AIM OF THE EXERCISE: Reproduce exactly the line with "a = 8.75 ± 0.31" and the lines after it. Stop at the last line of the data and include nothing else.

____________

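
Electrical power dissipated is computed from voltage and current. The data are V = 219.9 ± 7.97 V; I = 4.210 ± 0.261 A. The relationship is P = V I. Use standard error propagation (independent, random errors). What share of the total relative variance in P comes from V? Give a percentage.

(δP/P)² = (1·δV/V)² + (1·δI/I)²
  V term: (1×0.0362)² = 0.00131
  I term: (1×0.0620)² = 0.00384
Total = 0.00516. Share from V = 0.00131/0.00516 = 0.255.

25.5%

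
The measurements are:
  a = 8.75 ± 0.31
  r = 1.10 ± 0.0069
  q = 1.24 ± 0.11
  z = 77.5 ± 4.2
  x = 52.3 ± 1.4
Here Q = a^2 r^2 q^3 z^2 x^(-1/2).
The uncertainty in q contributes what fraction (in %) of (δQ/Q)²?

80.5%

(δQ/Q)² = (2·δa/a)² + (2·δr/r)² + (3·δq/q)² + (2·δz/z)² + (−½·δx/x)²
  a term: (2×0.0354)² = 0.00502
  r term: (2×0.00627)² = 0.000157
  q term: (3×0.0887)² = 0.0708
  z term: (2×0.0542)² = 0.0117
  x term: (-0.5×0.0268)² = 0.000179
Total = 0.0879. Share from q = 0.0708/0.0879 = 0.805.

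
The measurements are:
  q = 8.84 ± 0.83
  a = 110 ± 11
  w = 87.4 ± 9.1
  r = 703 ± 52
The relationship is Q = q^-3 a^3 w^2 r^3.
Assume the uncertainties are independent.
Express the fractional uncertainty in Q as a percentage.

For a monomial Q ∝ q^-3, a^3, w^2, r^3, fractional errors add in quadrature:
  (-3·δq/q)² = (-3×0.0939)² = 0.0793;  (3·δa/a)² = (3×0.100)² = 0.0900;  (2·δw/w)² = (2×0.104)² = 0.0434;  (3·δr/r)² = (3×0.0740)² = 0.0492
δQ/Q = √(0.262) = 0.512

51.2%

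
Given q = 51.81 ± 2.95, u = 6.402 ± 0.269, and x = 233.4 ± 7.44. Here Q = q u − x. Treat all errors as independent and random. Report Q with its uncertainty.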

____________

OUTPUT BELOW:
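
  a = 8.75 ± 0.31
  r = 1.10 ± 0.0069
  q = 1.24 ± 0.11
  z = 77.5 ± 4.2
  x = 52.3 ± 1.4
Here Q = a^2 r^2 q^3 z^2 x^(-1/2).
The uncertainty in q contributes what fraction (in %) of (δQ/Q)²?

80.5%

(δQ/Q)² = (2·δa/a)² + (2·δr/r)² + (3·δq/q)² + (2·δz/z)² + (−½·δx/x)²
  a term: (2×0.0354)² = 0.00502
  r term: (2×0.00627)² = 0.000157
  q term: (3×0.0887)² = 0.0708
  z term: (2×0.0542)² = 0.0117
  x term: (-0.5×0.0268)² = 0.000179
Total = 0.0879. Share from q = 0.0708/0.0879 = 0.805.

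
The measurements are:
  q = 8.84 ± 0.83
  a = 110 ± 11
  w = 87.4 ± 9.1
  r = 703 ± 52
The relationship is Q = q^-3 a^3 w^2 r^3.
Assume the uncertainties are independent.
Express the fractional uncertainty in Q as a percentage.

For a monomial Q ∝ q^-3, a^3, w^2, r^3, fractional errors add in quadrature:
  (-3·δq/q)² = (-3×0.0939)² = 0.0793;  (3·δa/a)² = (3×0.100)² = 0.0900;  (2·δw/w)² = (2×0.104)² = 0.0434;  (3·δr/r)² = (3×0.0740)² = 0.0492
δQ/Q = √(0.262) = 0.512

51.2%

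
Given q = 51.81 ± 2.95, u = 6.402 ± 0.269, and x = 233.4 ± 7.44. Here Q = q u − x. Treat all errors as independent and random. Report Q with its uncertainty.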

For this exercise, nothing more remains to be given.